(Data)

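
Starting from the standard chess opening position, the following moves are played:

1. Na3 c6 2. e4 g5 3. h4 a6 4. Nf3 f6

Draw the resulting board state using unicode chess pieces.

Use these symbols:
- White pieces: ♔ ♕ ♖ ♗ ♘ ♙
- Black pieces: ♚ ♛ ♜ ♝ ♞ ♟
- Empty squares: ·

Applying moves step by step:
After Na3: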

(Task details)
The full set of entries must be restated exactly, with none omitted.

(Response)
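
Starting from the standard chess opening position, the following moves are played:

1. Na3 c6 2. e4 g5 3. h4 a6 4. Nf3 f6

Draw the resulting board state using unicode chess pieces.

Use these symbols:
- White pieces: ♔ ♕ ♖ ♗ ♘ ♙
- Black pieces: ♚ ♛ ♜ ♝ ♞ ♟
- Empty squares: ·

Applying moves step by step:
After Na3: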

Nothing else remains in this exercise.